- Assignment -
All of the data below must be repeated exactly.

(Records excerpted from a collection)
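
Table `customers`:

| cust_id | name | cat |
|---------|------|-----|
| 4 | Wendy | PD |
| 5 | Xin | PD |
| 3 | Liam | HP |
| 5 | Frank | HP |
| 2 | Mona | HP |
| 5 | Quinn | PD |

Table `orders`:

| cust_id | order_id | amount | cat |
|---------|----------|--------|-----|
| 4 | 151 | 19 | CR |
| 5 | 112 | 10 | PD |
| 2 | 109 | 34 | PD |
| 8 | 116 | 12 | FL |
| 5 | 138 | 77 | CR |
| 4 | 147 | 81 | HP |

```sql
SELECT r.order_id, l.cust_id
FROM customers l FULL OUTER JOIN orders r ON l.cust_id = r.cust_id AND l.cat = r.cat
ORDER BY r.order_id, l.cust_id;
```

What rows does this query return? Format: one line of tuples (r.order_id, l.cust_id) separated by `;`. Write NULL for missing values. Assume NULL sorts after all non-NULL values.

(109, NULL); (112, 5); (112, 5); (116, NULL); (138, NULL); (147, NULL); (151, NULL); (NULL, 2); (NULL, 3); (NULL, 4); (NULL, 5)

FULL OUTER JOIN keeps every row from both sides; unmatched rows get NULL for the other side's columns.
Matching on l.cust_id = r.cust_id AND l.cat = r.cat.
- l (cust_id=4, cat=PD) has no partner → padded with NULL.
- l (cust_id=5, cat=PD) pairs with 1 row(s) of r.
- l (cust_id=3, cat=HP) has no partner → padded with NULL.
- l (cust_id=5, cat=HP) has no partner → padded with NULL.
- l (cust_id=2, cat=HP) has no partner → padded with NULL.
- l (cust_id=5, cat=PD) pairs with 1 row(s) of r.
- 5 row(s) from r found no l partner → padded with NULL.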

- Answer box -
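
Table `customers`:

| cust_id | name | cat |
|---------|------|-----|
| 4 | Wendy | PD |
| 5 | Xin | PD |
| 3 | Liam | HP |
| 5 | Frank | HP |
| 2 | Mona | HP |
| 5 | Quinn | PD |

Table `orders`:

| cust_id | order_id | amount | cat |
|---------|----------|--------|-----|
| 4 | 151 | 19 | CR |
| 5 | 112 | 10 | PD |
| 2 | 109 | 34 | PD |
| 8 | 116 | 12 | FL |
| 5 | 138 | 77 | CR |
| 4 | 147 | 81 | HP |

```sql
SELECT r.order_id, l.cust_id
FROM customers l FULL OUTER JOIN orders r ON l.cust_id = r.cust_id AND l.cat = r.cat
ORDER BY r.order_id, l.cust_id;
```

What rows does this query return? Format: one line of tuples (r.order_id, l.cust_id) separated by `;`. Write NULL for missing values. Assume NULL sorts after all non-NULL values.

(109, NULL); (112, 5); (112, 5); (116, NULL); (138, NULL); (147, NULL); (151, NULL); (NULL, 2); (NULL, 3); (NULL, 4); (NULL, 5)

FULL OUTER JOIN keeps every row from both sides; unmatched rows get NULL for the other side's columns.
Matching on l.cust_id = r.cust_id AND l.cat = r.cat.
- l (cust_id=4, cat=PD) has no partner → padded with NULL.
- l (cust_id=5, cat=PD) pairs with 1 row(s) of r.
- l (cust_id=3, cat=HP) has no partner → padded with NULL.
- l (cust_id=5, cat=HP) has no partner → padded with NULL.
- l (cust_id=2, cat=HP) has no partner → padded with NULL.
- l (cust_id=5, cat=PD) pairs with 1 row(s) of r.
- 5 row(s) from r found no l partner → padded with NULL.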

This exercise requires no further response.